◆ ABOUT THIS EXERCISE ◆
Look through the data below and show every line that includes "shortlex".

--- RECORDS FOR THE EXERCISE Enclosed Below ---

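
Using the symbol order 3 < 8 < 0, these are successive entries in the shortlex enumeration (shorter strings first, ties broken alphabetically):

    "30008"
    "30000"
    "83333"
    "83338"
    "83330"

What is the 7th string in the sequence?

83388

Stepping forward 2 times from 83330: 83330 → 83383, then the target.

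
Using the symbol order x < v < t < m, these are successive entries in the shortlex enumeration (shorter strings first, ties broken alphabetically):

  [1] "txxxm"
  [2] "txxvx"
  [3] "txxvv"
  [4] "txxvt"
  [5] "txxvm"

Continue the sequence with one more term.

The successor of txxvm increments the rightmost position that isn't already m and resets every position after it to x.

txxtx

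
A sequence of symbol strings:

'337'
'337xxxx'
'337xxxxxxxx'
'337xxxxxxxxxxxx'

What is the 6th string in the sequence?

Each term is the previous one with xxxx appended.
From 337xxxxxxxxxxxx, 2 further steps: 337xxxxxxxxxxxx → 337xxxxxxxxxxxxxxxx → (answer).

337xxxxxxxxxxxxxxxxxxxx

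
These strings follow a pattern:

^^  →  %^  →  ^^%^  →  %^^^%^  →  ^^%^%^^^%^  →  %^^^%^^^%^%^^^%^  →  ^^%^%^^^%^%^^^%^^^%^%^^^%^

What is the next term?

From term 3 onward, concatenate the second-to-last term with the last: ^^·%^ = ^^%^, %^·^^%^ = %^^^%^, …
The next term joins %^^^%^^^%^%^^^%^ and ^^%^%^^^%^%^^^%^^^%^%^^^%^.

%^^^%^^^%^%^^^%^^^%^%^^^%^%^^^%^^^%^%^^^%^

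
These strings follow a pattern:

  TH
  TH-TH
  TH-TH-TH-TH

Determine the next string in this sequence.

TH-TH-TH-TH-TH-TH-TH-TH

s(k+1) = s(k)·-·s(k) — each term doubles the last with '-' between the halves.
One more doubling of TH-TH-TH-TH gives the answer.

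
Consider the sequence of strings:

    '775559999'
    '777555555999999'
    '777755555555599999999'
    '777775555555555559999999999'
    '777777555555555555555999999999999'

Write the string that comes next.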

--- End of Enclosed RECORDS FOR THE EXERCISE ---
--- RECORDS FOR THE EXERCISE Enclosed Below ---

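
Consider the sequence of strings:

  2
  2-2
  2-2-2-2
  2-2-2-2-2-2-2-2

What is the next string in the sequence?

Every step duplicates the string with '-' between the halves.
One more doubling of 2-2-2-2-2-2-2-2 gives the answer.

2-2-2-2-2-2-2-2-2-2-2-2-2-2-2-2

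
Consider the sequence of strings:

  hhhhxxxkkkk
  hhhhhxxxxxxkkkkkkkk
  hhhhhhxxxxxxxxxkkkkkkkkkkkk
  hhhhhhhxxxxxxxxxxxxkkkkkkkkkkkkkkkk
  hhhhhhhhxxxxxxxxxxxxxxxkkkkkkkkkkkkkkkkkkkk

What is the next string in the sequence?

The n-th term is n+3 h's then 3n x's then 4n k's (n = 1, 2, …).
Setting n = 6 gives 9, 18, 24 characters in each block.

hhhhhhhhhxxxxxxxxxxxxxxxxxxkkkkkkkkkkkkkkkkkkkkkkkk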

--- End of Enclosed RECORDS FOR THE EXERCISE ---

◆ TASK SOLUTION ◆
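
Using the symbol order 3 < 8 < 0, these are successive entries in the shortlex enumeration (shorter strings first, ties broken alphabetically):
Using the symbol order x < v < t < m, these are successive entries in the shortlex enumeration (shorter strings first, ties broken alphabetically):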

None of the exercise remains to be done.